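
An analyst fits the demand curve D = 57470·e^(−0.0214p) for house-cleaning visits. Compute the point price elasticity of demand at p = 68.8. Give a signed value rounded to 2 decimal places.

-1.47

dD/dp = −0.0214·D = -282.12. At p = 68.8, D = 13183.2.
Ed = (dD/dp)·(p/D) = (-282.12) × (68.8/13183.2) = -1.4723…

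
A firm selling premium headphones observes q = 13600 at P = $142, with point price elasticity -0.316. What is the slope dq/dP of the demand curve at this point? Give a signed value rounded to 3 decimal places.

-30.265

Ed = (dq/dP)·(P/q) ⇒ dq/dP = Ed·q/P = (-0.316)·13600/142 = -30.26478…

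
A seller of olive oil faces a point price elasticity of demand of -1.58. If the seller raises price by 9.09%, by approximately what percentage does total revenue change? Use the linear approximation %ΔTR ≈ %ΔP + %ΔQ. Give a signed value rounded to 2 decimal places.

%ΔQ ≈ Ed × %ΔP = (-1.58) × (+9.09%) = -14.3622%
%ΔTR ≈ %ΔP + %ΔQ = (+9.09%) + (-14.3622%) = -5.2722%

-5.27%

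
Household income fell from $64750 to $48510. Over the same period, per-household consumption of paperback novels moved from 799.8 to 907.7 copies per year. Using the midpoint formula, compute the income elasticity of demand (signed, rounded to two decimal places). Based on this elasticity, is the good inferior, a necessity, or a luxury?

-0.44; inferior

%ΔQ = (907.7 − 799.8)/[( 799.8 + 907.7)/2] = 107.9/853.75 = 0.126383…
%ΔIncome = (48510 − 64750)/[( 64750 + 48510)/2] = -16240/56630 = -0.286773…
E_income = (107.9/853.75) / (-16240/56630) = -0.4407…
E_income < 0 ⇒ inferior good.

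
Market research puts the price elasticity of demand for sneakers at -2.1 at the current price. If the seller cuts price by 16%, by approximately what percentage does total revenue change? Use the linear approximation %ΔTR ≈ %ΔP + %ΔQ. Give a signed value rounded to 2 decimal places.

%ΔQ ≈ Ed × %ΔP = (-2.1) × (-16%) = +33.6000%
%ΔTR ≈ %ΔP + %ΔQ = (-16%) + (+33.6000%) = +17.6000%

+17.60%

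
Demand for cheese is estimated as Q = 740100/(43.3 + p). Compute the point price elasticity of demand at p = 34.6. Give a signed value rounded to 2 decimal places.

dQ/dp = −740100/(43.3 + p)² = -121.959. At p = 34.6, Q = 9500.64.
Ed = (dQ/dp)·(p/Q) = (-121.959) × (34.6/9500.64) = -0.4441…

-0.44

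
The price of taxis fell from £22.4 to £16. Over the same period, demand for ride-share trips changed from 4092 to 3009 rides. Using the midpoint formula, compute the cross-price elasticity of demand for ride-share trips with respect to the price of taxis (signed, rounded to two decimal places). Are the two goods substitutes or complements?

0.92; substitutes

%ΔQ_{ride-share trips} = (3009 − 4092)/avg = -1083/3550.5 = -0.305027…
%ΔP_{taxis} = (16 − 22.4)/avg = -6.4/19.2 = -0.333333…
E_cross = (-1083/3550.5) / (-6.4/19.2) = 0.9150…
E_cross > 0 ⇒ the goods are substitutes.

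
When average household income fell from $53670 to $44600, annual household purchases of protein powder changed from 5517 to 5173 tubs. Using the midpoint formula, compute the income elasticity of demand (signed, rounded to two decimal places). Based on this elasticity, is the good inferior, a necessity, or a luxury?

0.35; necessity

%ΔQ = (5173 − 5517)/[( 5517 + 5173)/2] = -344/5345 = -0.064359…
%ΔIncome = (44600 − 53670)/[( 53670 + 44600)/2] = -9070/49135 = -0.184593…
E_income = (-344/5345) / (-9070/49135) = 0.3486…
0 < E_income < 1 ⇒ normal good, necessity.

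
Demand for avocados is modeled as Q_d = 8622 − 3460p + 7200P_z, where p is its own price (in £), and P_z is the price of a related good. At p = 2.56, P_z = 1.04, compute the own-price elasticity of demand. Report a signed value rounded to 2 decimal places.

At the given values, Q_d = 8622 − 3460(2.56) + 7200(1.04) = 7252.4.
∂Q_d/∂p = −3460.
E = (-3460) × (2.56/7252.4) = -1.2213…

-1.22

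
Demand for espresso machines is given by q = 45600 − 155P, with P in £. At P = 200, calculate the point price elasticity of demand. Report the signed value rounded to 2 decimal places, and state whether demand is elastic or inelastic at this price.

-2.12; elastic

dq/dP = −155. At P = 200, q = 45600 − 155(200) = 14600.
Ed = (dq/dP)·(P/q) = −155 × (200/14600) = -2.1232…
|Ed| = 2.12 > 1, so demand is elastic.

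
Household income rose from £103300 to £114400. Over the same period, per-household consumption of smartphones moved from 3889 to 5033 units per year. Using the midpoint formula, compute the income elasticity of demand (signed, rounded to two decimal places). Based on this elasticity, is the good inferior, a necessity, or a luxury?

2.51; luxury

%ΔQ = (5033 − 3889)/[( 3889 + 5033)/2] = 1144/4461 = 0.256444…
%ΔIncome = (114400 − 103300)/[( 103300 + 114400)/2] = 11100/108850 = 0.101975…
E_income = (1144/4461) / (11100/108850) = 2.5147…
E_income > 1 ⇒ normal good, luxury.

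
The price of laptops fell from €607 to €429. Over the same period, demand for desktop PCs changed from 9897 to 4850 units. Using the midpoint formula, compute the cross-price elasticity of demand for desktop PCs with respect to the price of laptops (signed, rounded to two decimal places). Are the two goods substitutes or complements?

%ΔQ_{desktop PCs} = (4850 − 9897)/avg = -5047/7373.5 = -0.684478…
%ΔP_{laptops} = (429 − 607)/avg = -178/518 = -0.343629…
E_cross = (-5047/7373.5) / (-178/518) = 1.9919…
E_cross > 0 ⇒ the goods are substitutes.

1.99; substitutes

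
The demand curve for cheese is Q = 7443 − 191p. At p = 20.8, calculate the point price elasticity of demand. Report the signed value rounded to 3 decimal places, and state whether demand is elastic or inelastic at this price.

dQ/dp = −191. At p = 20.8, Q = 7443 − 191(20.8) = 3470.2.
Ed = (dQ/dp)·(p/Q) = −191 × (20.8/3470.2) = -1.14483…
|Ed| = 1.145 > 1, so demand is elastic.

-1.145; elastic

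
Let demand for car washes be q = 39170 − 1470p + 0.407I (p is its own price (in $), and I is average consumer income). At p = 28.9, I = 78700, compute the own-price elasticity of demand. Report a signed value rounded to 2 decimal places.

At the given values, q = 39170 − 1470(28.9) + 0.407(78700) = 28717.9.
∂q/∂p = −1470.
E = (-1470) × (28.9/28717.9) = -1.4793…

-1.48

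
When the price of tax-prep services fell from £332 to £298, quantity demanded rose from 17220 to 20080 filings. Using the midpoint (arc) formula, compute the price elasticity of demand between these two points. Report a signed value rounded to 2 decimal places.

-1.42

%ΔQ = (20080 − 17220) / [(17220 + 20080)/2] = 2860/18650 = 0.153351…
%ΔP = (298 − 332) / [(332 + 298)/2] = -34/315 = -0.107936…
Arc Ed = %ΔQ / %ΔP = (2860/18650) / (-34/315) = -1.4207…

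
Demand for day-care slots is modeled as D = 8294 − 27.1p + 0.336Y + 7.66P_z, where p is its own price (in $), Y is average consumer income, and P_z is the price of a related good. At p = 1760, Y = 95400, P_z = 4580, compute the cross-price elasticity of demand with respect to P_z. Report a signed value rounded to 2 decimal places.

At the given values, D = 8294 − 27.1(1760) + 0.336(95400) + 7.66(4580) = 27735.2.
∂D/∂P_z = 7.66.
E = (7.66) × (4580/27735.2) = 1.2649…

1.26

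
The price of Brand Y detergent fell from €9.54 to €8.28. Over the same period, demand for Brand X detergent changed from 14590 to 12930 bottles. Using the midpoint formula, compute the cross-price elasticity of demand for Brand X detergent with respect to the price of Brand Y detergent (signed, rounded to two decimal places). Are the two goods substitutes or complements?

%ΔQ_{Brand X detergent} = (12930 − 14590)/avg = -1660/13760 = -0.120639…
%ΔP_{Brand Y detergent} = (8.28 − 9.54)/avg = -1.26/8.91 = -0.141414…
E_cross = (-1660/13760) / (-1.26/8.91) = 0.8530…
E_cross > 0 ⇒ the goods are substitutes.

0.85; substitutes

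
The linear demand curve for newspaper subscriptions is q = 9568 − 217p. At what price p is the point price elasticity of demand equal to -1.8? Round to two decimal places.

Ed = −217p/(9568 − 217p). Set this equal to -1.8:
217p = 1.8·(9568 − 217p) ⇒ 217p(1 + 1.8) = 1.8·9568
p = 1.8·9568 / (217·2.8) = 28.3449…

28.34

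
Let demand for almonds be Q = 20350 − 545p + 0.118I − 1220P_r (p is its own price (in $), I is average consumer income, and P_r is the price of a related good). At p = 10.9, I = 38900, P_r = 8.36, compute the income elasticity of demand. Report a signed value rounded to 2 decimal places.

0.52

At the given values, Q = 20350 − 545(10.9) + 0.118(38900) − 1220(8.36) = 8800.5.
∂Q/∂I = 0.118.
E = (0.118) × (38900/8800.5) = 0.5215…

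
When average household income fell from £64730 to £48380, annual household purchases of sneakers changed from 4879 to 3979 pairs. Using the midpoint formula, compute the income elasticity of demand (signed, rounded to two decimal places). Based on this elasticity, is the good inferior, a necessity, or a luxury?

%ΔQ = (3979 − 4879)/[( 4879 + 3979)/2] = -900/4429 = -0.203206…
%ΔIncome = (48380 − 64730)/[( 64730 + 48380)/2] = -16350/56555 = -0.289099…
E_income = (-900/4429) / (-16350/56555) = 0.7028…
0 < E_income < 1 ⇒ normal good, necessity.

0.70; necessity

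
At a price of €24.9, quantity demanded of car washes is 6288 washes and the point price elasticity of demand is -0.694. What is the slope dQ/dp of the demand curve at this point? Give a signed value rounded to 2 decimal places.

Ed = (dQ/dp)·(p/Q) ⇒ dQ/dp = Ed·Q/p = (-0.694)·6288/24.9 = -175.2559…

-175.26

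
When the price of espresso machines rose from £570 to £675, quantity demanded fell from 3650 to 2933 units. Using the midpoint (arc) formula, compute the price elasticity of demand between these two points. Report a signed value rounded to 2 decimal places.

-1.29

%ΔQ = (2933 − 3650) / [(3650 + 2933)/2] = -717/3291.5 = -0.217833…
%ΔP = (675 − 570) / [(570 + 675)/2] = 105/622.5 = 0.168674…
Arc Ed = %ΔQ / %ΔP = (-717/3291.5) / (105/622.5) = -1.2914…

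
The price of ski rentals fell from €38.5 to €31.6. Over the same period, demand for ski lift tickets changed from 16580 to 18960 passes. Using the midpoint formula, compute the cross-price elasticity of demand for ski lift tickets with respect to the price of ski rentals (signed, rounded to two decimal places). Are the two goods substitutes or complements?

%ΔQ_{ski lift tickets} = (18960 − 16580)/avg = 2380/17770 = 0.133933…
%ΔP_{ski rentals} = (31.6 − 38.5)/avg = -6.9/35.05 = -0.196861…
E_cross = (2380/17770) / (-6.9/35.05) = -0.6803…
E_cross < 0 ⇒ the goods are complements.

-0.68; complements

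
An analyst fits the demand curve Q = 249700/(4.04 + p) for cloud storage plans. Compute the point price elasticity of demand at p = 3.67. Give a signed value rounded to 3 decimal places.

dQ/dp = −249700/(4.04 + p)² = -4200.59. At p = 3.67, Q = 32386.5.
Ed = (dQ/dp)·(p/Q) = (-4200.59) × (3.67/32386.5) = -0.47600…

-0.476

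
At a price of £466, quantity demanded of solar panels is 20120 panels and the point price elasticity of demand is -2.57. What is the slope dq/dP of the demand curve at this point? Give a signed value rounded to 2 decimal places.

Ed = (dq/dP)·(P/q) ⇒ dq/dP = Ed·q/P = (-2.57)·20120/466 = -110.9622…

-110.96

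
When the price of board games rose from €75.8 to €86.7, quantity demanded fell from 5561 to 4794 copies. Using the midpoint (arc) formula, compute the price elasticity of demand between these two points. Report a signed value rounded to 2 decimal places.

%ΔQ = (4794 − 5561) / [(5561 + 4794)/2] = -767/5177.5 = -0.148140…
%ΔP = (86.7 − 75.8) / [(75.8 + 86.7)/2] = 10.9/81.25 = 0.134153…
Arc Ed = %ΔQ / %ΔP = (-767/5177.5) / (10.9/81.25) = -1.1042…

-1.10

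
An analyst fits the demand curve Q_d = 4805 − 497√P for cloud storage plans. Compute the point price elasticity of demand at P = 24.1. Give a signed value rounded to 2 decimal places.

-0.52

dQ_d/dP = −497/(2√P) = -50.6195. At P = 24.1, Q_d = 2365.14.
Ed = (dQ_d/dP)·(P/Q_d) = (-50.6195) × (24.1/2365.14) = -0.5157…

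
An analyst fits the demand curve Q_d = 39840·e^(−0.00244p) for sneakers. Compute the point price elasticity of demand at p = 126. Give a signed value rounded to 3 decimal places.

-0.307

dQ_d/dp = −0.00244·Q_d = -71.4808. At p = 126, Q_d = 29295.4.
Ed = (dQ_d/dp)·(p/Q_d) = (-71.4808) × (126/29295.4) = -0.30744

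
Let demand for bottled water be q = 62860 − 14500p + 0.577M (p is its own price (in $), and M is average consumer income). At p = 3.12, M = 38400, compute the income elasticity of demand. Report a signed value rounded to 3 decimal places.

At the given values, q = 62860 − 14500(3.12) + 0.577(38400) = 39776.8.
∂q/∂M = 0.577.
E = (0.577) × (38400/39776.8) = 0.55702…

0.557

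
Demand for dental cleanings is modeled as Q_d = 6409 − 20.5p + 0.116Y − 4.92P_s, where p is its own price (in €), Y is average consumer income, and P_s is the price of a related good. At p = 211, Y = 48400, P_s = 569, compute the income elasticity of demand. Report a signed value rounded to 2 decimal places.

At the given values, Q_d = 6409 − 20.5(211) + 0.116(48400) − 4.92(569) = 4898.42.
∂Q_d/∂Y = 0.116.
E = (0.116) × (48400/4898.42) = 1.1461…

1.15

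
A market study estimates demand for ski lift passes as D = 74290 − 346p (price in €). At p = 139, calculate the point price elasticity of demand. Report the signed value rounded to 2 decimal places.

dD/dp = −346. At p = 139, D = 74290 − 346(139) = 26196.
Ed = (dD/dp)·(p/D) = −346 × (139/26196) = -1.8359…

-1.84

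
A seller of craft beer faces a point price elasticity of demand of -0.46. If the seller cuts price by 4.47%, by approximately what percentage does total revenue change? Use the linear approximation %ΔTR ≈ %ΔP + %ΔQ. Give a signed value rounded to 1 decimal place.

-2.4%

%ΔQ ≈ Ed × %ΔP = (-0.46) × (-4.47%) = +2.0562%
%ΔTR ≈ %ΔP + %ΔQ = (-4.47%) + (+2.0562%) = -2.4138%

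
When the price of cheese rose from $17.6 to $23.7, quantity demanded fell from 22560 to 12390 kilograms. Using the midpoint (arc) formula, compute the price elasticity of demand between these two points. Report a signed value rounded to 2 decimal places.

%ΔQ = (12390 − 22560) / [(22560 + 12390)/2] = -10170/17475 = -0.581974…
%ΔP = (23.7 − 17.6) / [(17.6 + 23.7)/2] = 6.1/20.65 = 0.295399…
Arc Ed = %ΔQ / %ΔP = (-10170/17475) / (6.1/20.65) = -1.9701…

-1.97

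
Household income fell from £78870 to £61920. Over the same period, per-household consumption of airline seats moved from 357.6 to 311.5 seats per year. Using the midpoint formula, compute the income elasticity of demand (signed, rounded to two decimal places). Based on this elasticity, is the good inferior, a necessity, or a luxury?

%ΔQ = (311.5 − 357.6)/[( 357.6 + 311.5)/2] = -46.1/334.55 = -0.137797…
%ΔIncome = (61920 − 78870)/[( 78870 + 61920)/2] = -16950/70395 = -0.240784…
E_income = (-46.1/334.55) / (-16950/70395) = 0.5722…
0 < E_income < 1 ⇒ normal good, necessity.

0.57; necessity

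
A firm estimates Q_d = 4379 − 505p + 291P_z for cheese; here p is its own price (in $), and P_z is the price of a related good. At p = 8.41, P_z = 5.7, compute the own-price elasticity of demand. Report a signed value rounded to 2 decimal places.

-2.37

At the given values, Q_d = 4379 − 505(8.41) + 291(5.7) = 1790.65.
∂Q_d/∂p = −505.
E = (-505) × (8.41/1790.65) = -2.3717…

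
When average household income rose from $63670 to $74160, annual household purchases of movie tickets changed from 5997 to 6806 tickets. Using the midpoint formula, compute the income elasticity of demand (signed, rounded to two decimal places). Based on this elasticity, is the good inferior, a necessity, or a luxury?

%ΔQ = (6806 − 5997)/[( 5997 + 6806)/2] = 809/6401.5 = 0.126376…
%ΔIncome = (74160 − 63670)/[( 63670 + 74160)/2] = 10490/68915 = 0.152216…
E_income = (809/6401.5) / (10490/68915) = 0.8302…
0 < E_income < 1 ⇒ normal good, necessity.

0.83; necessity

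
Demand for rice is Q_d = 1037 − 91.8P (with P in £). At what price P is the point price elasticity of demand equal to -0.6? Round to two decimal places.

Ed = −91.8P/(1037 − 91.8P). Set this equal to -0.6:
91.8P = 0.6·(1037 − 91.8P) ⇒ 91.8P(1 + 0.6) = 0.6·1037
P = 0.6·1037 / (91.8·1.6) = 4.2361…

4.24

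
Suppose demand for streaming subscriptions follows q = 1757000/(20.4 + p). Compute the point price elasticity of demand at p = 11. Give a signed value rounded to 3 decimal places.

dq/dp = −1757000/(20.4 + p)² = -1782.02. At p = 11, q = 55955.4.
Ed = (dq/dp)·(p/q) = (-1782.02) × (11/55955.4) = -0.35031…

-0.350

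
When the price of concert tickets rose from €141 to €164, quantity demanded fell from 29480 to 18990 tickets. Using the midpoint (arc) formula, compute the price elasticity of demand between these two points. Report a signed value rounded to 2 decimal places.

-2.87

%ΔQ = (18990 − 29480) / [(29480 + 18990)/2] = -10490/24235 = -0.432845…
%ΔP = (164 − 141) / [(141 + 164)/2] = 23/152.5 = 0.150819…
Arc Ed = %ΔQ / %ΔP = (-10490/24235) / (23/152.5) = -2.8699…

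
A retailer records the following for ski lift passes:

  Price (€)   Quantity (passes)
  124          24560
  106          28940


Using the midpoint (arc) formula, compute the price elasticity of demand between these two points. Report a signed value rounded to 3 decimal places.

%ΔQ = (28940 − 24560) / [(24560 + 28940)/2] = 4380/26750 = 0.163738…
%ΔP = (106 − 124) / [(124 + 106)/2] = -18/115 = -0.156521…
Arc Ed = %ΔQ / %ΔP = (4380/26750) / (-18/115) = -1.04610…

-1.046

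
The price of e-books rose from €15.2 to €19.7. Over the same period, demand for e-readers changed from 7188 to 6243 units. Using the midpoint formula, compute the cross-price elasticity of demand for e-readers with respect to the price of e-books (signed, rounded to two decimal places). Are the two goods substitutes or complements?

-0.55; complements

%ΔQ_{e-readers} = (6243 − 7188)/avg = -945/6715.5 = -0.140719…
%ΔP_{e-books} = (19.7 − 15.2)/avg = 4.5/17.45 = 0.257879…
E_cross = (-945/6715.5) / (4.5/17.45) = -0.5456…
E_cross < 0 ⇒ the goods are complements.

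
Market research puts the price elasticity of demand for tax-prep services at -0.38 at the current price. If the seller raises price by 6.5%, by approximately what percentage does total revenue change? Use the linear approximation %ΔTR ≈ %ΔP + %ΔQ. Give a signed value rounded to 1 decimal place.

%ΔQ ≈ Ed × %ΔP = (-0.38) × (+6.5%) = -2.4700%
%ΔTR ≈ %ΔP + %ΔQ = (+6.5%) + (-2.4700%) = +4.0300%

+4.0%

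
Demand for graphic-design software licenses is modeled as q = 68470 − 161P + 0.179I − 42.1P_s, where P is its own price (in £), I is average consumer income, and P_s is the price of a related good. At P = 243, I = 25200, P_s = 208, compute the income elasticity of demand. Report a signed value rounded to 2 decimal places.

0.18

At the given values, q = 68470 − 161(243) + 0.179(25200) − 42.1(208) = 25101.
∂q/∂I = 0.179.
E = (0.179) × (25200/25101) = 0.1797…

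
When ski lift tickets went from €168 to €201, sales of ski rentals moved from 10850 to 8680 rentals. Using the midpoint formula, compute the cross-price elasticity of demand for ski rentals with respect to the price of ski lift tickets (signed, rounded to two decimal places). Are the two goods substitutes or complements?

%ΔQ_{ski rentals} = (8680 − 10850)/avg = -2170/9765 = -0.222222…
%ΔP_{ski lift tickets} = (201 − 168)/avg = 33/184.5 = 0.178861…
E_cross = (-2170/9765) / (33/184.5) = -1.2424…
E_cross < 0 ⇒ the goods are complements.

-1.24; complements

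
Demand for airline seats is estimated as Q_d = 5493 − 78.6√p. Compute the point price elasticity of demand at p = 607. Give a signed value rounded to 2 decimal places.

-0.27

dQ_d/dp = −78.6/(2√p) = -1.59514. At p = 607, Q_d = 3556.5.
Ed = (dQ_d/dp)·(p/Q_d) = (-1.59514) × (607/3556.5) = -0.2722…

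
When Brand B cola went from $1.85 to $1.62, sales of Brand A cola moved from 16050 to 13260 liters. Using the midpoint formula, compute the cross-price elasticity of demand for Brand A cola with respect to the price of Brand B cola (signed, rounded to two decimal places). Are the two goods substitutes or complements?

%ΔQ_{Brand A cola} = (13260 − 16050)/avg = -2790/14655 = -0.190378…
%ΔP_{Brand B cola} = (1.62 − 1.85)/avg = -0.23/1.735 = -0.132564…
E_cross = (-2790/14655) / (-0.23/1.735) = 1.4361…
E_cross > 0 ⇒ the goods are substitutes.

1.44; substitutes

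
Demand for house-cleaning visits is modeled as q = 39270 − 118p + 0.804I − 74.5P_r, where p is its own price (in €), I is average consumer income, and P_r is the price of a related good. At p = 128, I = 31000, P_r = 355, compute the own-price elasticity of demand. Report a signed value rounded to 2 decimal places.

-0.67

At the given values, q = 39270 − 118(128) + 0.804(31000) − 74.5(355) = 22642.5.
∂q/∂p = −118.
E = (-118) × (128/22642.5) = -0.6670…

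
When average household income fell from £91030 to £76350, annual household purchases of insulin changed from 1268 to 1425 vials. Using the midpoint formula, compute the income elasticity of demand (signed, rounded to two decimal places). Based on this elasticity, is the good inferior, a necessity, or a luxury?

-0.66; inferior

%ΔQ = (1425 − 1268)/[( 1268 + 1425)/2] = 157/1346.5 = 0.116598…
%ΔIncome = (76350 − 91030)/[( 91030 + 76350)/2] = -14680/83690 = -0.175409…
E_income = (157/1346.5) / (-14680/83690) = -0.6647…
E_income < 0 ⇒ inferior good.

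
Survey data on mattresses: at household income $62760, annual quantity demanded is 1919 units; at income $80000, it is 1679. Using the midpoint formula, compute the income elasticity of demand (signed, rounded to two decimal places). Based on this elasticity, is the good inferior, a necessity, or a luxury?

%ΔQ = (1679 − 1919)/[( 1919 + 1679)/2] = -240/1799 = -0.133407…
%ΔIncome = (80000 − 62760)/[( 62760 + 80000)/2] = 17240/71380 = 0.241524…
E_income = (-240/1799) / (17240/71380) = -0.5523…
E_income < 0 ⇒ inferior good.

-0.55; inferior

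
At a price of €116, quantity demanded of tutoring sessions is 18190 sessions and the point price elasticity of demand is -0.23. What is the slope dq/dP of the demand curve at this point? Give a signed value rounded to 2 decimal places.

Ed = (dq/dP)·(P/q) ⇒ dq/dP = Ed·q/P = (-0.23)·18190/116 = -36.0663…

-36.07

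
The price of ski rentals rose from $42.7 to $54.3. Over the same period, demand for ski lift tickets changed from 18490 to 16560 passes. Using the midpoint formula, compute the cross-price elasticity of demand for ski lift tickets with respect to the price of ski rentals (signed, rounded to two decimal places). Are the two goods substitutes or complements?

%ΔQ_{ski lift tickets} = (16560 − 18490)/avg = -1930/17525 = -0.110128…
%ΔP_{ski rentals} = (54.3 − 42.7)/avg = 11.6/48.5 = 0.239175…
E_cross = (-1930/17525) / (11.6/48.5) = -0.4604…
E_cross < 0 ⇒ the goods are complements.

-0.46; complements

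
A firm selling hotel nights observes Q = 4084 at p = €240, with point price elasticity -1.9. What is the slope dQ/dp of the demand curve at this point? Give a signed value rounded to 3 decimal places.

-32.332

Ed = (dQ/dp)·(p/Q) ⇒ dQ/dp = Ed·Q/p = (-1.9)·4084/240 = -32.33166…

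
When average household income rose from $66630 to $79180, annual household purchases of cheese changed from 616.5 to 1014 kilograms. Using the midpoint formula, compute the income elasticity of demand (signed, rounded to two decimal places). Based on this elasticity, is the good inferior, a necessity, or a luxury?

2.83; luxury

%ΔQ = (1014 − 616.5)/[( 616.5 + 1014)/2] = 397.5/815.25 = 0.487580…
%ΔIncome = (79180 − 66630)/[( 66630 + 79180)/2] = 12550/72905 = 0.172141…
E_income = (397.5/815.25) / (12550/72905) = 2.8324…
E_income > 1 ⇒ normal good, luxury.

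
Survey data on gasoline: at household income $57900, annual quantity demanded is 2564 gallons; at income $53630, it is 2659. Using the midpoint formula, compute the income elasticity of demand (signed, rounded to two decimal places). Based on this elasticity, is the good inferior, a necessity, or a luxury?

-0.48; inferior

%ΔQ = (2659 − 2564)/[( 2564 + 2659)/2] = 95/2611.5 = 0.036377…
%ΔIncome = (53630 − 57900)/[( 57900 + 53630)/2] = -4270/55765 = -0.076571…
E_income = (95/2611.5) / (-4270/55765) = -0.4750…
E_income < 0 ⇒ inferior good.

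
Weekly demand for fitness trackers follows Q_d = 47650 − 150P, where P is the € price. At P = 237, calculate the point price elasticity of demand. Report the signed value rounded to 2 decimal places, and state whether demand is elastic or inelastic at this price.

-2.94; elastic

dQ_d/dP = −150. At P = 237, Q_d = 47650 − 150(237) = 12100.
Ed = (dQ_d/dP)·(P/Q_d) = −150 × (237/12100) = -2.9380…
|Ed| = 2.94 > 1, so demand is elastic.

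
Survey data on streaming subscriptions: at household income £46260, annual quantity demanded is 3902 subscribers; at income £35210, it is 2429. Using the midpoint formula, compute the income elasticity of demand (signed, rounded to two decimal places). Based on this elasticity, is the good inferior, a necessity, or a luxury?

1.72; luxury

%ΔQ = (2429 − 3902)/[( 3902 + 2429)/2] = -1473/3165.5 = -0.465329…
%ΔIncome = (35210 − 46260)/[( 46260 + 35210)/2] = -11050/40735 = -0.271265…
E_income = (-1473/3165.5) / (-11050/40735) = 1.7154…
E_income > 1 ⇒ normal good, luxury.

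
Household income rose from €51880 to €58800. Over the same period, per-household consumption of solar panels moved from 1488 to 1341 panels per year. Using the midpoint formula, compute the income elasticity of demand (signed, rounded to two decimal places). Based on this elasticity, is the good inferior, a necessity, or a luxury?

%ΔQ = (1341 − 1488)/[( 1488 + 1341)/2] = -147/1414.5 = -0.103923…
%ΔIncome = (58800 − 51880)/[( 51880 + 58800)/2] = 6920/55340 = 0.125045…
E_income = (-147/1414.5) / (6920/55340) = -0.8310…
E_income < 0 ⇒ inferior good.

-0.83; inferior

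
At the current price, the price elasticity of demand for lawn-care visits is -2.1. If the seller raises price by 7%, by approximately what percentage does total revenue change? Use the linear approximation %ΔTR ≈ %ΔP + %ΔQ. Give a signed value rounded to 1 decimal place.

%ΔQ ≈ Ed × %ΔP = (-2.1) × (+7%) = -14.7000%
%ΔTR ≈ %ΔP + %ΔQ = (+7%) + (-14.7000%) = -7.7000%

-7.7%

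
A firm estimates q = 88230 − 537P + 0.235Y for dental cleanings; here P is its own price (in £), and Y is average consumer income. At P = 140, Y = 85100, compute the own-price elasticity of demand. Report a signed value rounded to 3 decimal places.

At the given values, q = 88230 − 537(140) + 0.235(85100) = 33048.5.
∂q/∂P = −537.
E = (-537) × (140/33048.5) = -2.27483…

-2.275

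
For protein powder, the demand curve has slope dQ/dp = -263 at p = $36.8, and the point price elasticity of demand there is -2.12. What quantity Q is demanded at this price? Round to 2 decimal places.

Ed = (dQ/dp)·(p/Q) ⇒ Q = (dQ/dp)·p/Ed = (-263)·36.8/(-2.12) = 4565.2830…

4565.28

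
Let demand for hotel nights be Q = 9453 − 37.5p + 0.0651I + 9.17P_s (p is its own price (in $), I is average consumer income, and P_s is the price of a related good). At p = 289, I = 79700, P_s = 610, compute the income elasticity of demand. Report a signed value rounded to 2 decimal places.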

◇ ◇ ◇ ◇ ◇

**TASK PROMPT:** Would you copy out exactly the lines from the one holding "For protein powder, the" through the end of the entries above, both ends included?

**ANSWER TO THIS PROBLEM:**
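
For protein powder, the demand curve has slope dQ/dp = -263 at p = $36.8, and the point price elasticity of demand there is -2.12. What quantity Q is demanded at this price? Round to 2 decimal places.

Ed = (dQ/dp)·(p/Q) ⇒ Q = (dQ/dp)·p/Ed = (-263)·36.8/(-2.12) = 4565.2830…

4565.28

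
Let demand for hotel nights be Q = 9453 − 37.5p + 0.0651I + 9.17P_s (p is its own price (in $), I is average consumer income, and P_s is the price of a related good). At p = 289, I = 79700, P_s = 610, compute the income elasticity of demand. Report a signed value rounded to 2 decimal places.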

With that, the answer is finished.